** Opening RECORD SET block **

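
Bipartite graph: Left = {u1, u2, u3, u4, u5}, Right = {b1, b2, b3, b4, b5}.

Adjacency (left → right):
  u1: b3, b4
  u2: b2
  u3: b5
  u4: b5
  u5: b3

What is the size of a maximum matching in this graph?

A valid assignment of size 4: u1–b4, u2–b2, u3–b5, u5–b3.
The set {u3, u4} has only 1 neighbour ({b5}), so by Hall's theorem at most 4 of the 5 left vertices can be matched.

4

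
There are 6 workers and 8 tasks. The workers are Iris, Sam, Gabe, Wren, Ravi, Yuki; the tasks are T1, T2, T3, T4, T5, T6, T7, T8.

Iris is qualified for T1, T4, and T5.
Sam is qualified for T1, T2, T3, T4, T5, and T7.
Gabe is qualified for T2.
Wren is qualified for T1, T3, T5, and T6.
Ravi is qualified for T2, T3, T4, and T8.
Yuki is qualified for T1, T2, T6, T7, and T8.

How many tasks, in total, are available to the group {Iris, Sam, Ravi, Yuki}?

8

The union of neighbours of {Iris, Sam, Ravi, Yuki} is {T1, T2, T3, T4, T5, T6, T7, T8}, which has 8 elements.
Since |N(S)| = 8 ≥ |S| = 4, Hall's condition holds for this subset.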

** Closing RECORD SET block **

= TASK BRIEF =
Set down each line from the line containing "Ravi is qualified for T2, T3, T4, and T8." through the final line of the data, exactly and with nothing added.

= OUTPUT BELOW =
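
Ravi is qualified for T2, T3, T4, and T8.
Yuki is qualified for T1, T2, T6, T7, and T8.

How many tasks, in total, are available to the group {Iris, Sam, Ravi, Yuki}?

8

The union of neighbours of {Iris, Sam, Ravi, Yuki} is {T1, T2, T3, T4, T5, T6, T7, T8}, which has 8 elements.
Since |N(S)| = 8 ≥ |S| = 4, Hall's condition holds for this subset.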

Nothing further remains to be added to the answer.